Task prompt -
Print, without alteration, the lines that extend from the one holding "An n-channel enhancement MOSFET has" to the final line of the listing below.
── Data extract
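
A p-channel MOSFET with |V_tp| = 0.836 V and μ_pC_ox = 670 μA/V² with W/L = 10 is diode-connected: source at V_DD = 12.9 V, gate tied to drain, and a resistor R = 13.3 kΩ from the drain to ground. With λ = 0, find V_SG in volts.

With gate tied to drain, V_SG = V_SD ≥ V_SG − |V_tp|, so the device is in saturation.
k_p = μ_pC_ox · (W/L) = 6.7 mA/V².
KCL at the drain: ½ k_p (V_SG − |V_tp|)² = (V_DD − V_SG)/R.
Let x = V_SG − 0.836. Then 44.6 x² + x − 12.06 = 0, giving x = 0.509 V (positive root), so V_SG = 1.35 V.
I_D = (V_DD − V_SG)/R = (12.9 − 1.35) / 13.3 = 0.869 mA.

V_SG = 1.35 V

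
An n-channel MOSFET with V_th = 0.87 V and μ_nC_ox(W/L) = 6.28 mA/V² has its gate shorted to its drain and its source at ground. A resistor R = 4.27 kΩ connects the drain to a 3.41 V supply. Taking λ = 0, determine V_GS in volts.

V_GS = 1.27 V

With gate tied to drain, V_GS = V_DS ≥ V_GS − V_th, so the device is in saturation.
KCL at the drain: ½ k_n (V_GS − V_th)² = (V_DD − V_GS)/R.
Let x = V_GS − 0.87. Then 13.4 x² + x − 2.54 = 0, giving x = 0.4 V (positive root), so V_GS = 1.27 V.
I_D = (V_DD − V_GS)/R = (3.41 − 1.27) / 4.27 = 0.501 mA.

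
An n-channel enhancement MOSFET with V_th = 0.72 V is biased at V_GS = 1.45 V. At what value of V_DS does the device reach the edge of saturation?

V_DS,sat = 0.730 V

The boundary between triode and saturation is V_DS = V_GS − V_th = V_ov.
V_ov = 1.45 − 0.72 = 0.73 V.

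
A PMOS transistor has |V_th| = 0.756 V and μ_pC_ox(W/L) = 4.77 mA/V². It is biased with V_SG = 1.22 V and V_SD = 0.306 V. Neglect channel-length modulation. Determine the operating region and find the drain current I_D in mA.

Triode; I_D = 0.454 mA

V_ov = V_SG − |V_th| = 1.22 − 0.756 = 0.464 V.
Since V_SD = 0.306 V < V_ov = 0.464 V, the device is in the triode region.
I_D = k_p [V_ov · V_SD − ½ V_SD²] = 4.77 × [0.464 × 0.306 − 0.5 × 0.306²] = 0.454 mA.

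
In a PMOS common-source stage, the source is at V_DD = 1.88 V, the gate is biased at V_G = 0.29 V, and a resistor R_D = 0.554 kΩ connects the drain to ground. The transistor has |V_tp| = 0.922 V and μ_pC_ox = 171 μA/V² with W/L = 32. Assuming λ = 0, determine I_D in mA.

I_D = 1.22 mA

V_SG = V_DD − V_G = 1.88 − 0.29 = 1.59 V, so V_ov = 1.59 − 0.922 = 0.668 V.
k_p = μ_pC_ox · (W/L) = 5.472 mA/V².
Assume saturation: I_D = ½ k_p V_ov² = 0.5 × 5.472 × 0.668² = 1.22 mA, giving V_SD = V_DD − I_D R_D = 1.88 − 1.22 × 0.554 = 1.2 V.
V_SD = 1.2 V ≥ V_ov = 0.668 V, confirming saturation.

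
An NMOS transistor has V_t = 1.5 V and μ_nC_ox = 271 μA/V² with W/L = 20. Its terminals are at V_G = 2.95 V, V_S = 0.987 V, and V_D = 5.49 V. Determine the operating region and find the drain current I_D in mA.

V_GS = V_G − V_S = 2.95 − 0.987 = 1.96 V; V_DS = V_D − V_S = 5.49 − 0.987 = 4.5 V.
k_n = μ_nC_ox · (W/L) = 5.42 mA/V².
V_ov = V_GS − V_t = 1.96 − 1.5 = 0.463 V.
Since V_DS = 4.5 V ≥ V_ov = 0.463 V, the device is in saturation.
I_D = ½ k_n V_ov² = 0.5 × 5.42 × 0.463² = 0.581 mA.

Saturation; I_D = 0.581 mA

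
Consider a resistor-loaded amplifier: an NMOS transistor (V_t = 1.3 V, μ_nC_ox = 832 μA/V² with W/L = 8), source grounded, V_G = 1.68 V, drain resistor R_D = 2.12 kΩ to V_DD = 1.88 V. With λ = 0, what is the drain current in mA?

V_GS = V_G = 1.68 V, so V_ov = 1.68 − 1.3 = 0.38 V.
k_n = μ_nC_ox · (W/L) = 6.656 mA/V².
Assume saturation: I_D = ½ k_n V_ov² = 0.5 × 6.656 × 0.38² = 0.481 mA, giving V_DS = V_DD − I_D R_D = 1.88 − 0.481 × 2.12 = 0.861 V.
V_DS = 0.861 V ≥ V_ov = 0.38 V, confirming saturation.

I_D = 0.481 mA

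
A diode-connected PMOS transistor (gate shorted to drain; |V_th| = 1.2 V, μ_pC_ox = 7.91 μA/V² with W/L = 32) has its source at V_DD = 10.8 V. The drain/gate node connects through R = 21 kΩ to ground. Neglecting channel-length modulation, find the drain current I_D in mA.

With gate tied to drain, V_SG = V_SD ≥ V_SG − |V_th|, so the device is in saturation.
k_p = μ_pC_ox · (W/L) = 0.2531 mA/V².
KCL at the drain: ½ k_p (V_SG − |V_th|)² = (V_DD − V_SG)/R.
Let x = V_SG − 1.2. Then 2.66 x² + x − 9.6 = 0, giving x = 1.72 V (positive root), so V_SG = 2.92 V.
I_D = (V_DD − V_SG)/R = (10.8 − 2.92) / 21 = 0.375 mA.

I_D = 0.375 mA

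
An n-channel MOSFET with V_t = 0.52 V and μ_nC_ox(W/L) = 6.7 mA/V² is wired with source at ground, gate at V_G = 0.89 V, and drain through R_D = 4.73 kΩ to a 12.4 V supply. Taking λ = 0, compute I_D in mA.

I_D = 0.459 mA

V_GS = V_G = 0.89 V, so V_ov = 0.89 − 0.52 = 0.37 V.
Assume saturation: I_D = ½ k_n V_ov² = 0.5 × 6.7 × 0.37² = 0.459 mA, giving V_DS = V_DD − I_D R_D = 12.4 − 0.459 × 4.73 = 10.2 V.
V_DS = 10.2 V ≥ V_ov = 0.37 V, confirming saturation.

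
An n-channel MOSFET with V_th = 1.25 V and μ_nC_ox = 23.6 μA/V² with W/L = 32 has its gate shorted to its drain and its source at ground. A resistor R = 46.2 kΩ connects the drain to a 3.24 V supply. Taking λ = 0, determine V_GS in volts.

V_GS = 1.56 V

With gate tied to drain, V_GS = V_DS ≥ V_GS − V_th, so the device is in saturation.
k_n = μ_nC_ox · (W/L) = 0.7552 mA/V².
KCL at the drain: ½ k_n (V_GS − V_th)² = (V_DD − V_GS)/R.
Let x = V_GS − 1.25. Then 17.4 x² + x − 1.99 = 0, giving x = 0.31 V (positive root), so V_GS = 1.56 V.
I_D = (V_DD − V_GS)/R = (3.24 − 1.56) / 46.2 = 0.0364 mA.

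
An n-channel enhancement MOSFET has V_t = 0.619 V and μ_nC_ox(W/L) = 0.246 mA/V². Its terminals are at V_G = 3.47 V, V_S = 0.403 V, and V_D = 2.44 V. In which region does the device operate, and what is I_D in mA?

V_GS = V_G − V_S = 3.47 − 0.403 = 3.07 V; V_DS = V_D − V_S = 2.44 − 0.403 = 2.04 V.
V_ov = V_GS − V_t = 3.07 − 0.619 = 2.45 V.
Since V_DS = 2.04 V < V_ov = 2.45 V, the device is in the triode region.
I_D = k_n [V_ov · V_DS − ½ V_DS²] = 0.246 × [2.45 × 2.04 − 0.5 × 2.04²] = 0.716 mA.

Triode; I_D = 0.716 mA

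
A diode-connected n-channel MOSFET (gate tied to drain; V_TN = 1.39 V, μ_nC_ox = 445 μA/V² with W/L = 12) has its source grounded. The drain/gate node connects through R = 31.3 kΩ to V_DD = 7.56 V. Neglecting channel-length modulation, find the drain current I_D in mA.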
────
Solved problem -
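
An n-channel enhancement MOSFET has V_t = 0.619 V and μ_nC_ox(W/L) = 0.246 mA/V². Its terminals are at V_G = 3.47 V, V_S = 0.403 V, and V_D = 2.44 V. In which region does the device operate, and what is I_D in mA?

V_GS = V_G − V_S = 3.47 − 0.403 = 3.07 V; V_DS = V_D − V_S = 2.44 − 0.403 = 2.04 V.
V_ov = V_GS − V_t = 3.07 − 0.619 = 2.45 V.
Since V_DS = 2.04 V < V_ov = 2.45 V, the device is in the triode region.
I_D = k_n [V_ov · V_DS − ½ V_DS²] = 0.246 × [2.45 × 2.04 − 0.5 × 2.04²] = 0.716 mA.

Triode; I_D = 0.716 mA

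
A diode-connected n-channel MOSFET (gate tied to drain; V_TN = 1.39 V, μ_nC_ox = 445 μA/V² with W/L = 12) has its source grounded. The drain/gate node connects through R = 31.3 kΩ to V_DD = 7.56 V. Neglecting channel-length modulation, find the drain current I_D in mA.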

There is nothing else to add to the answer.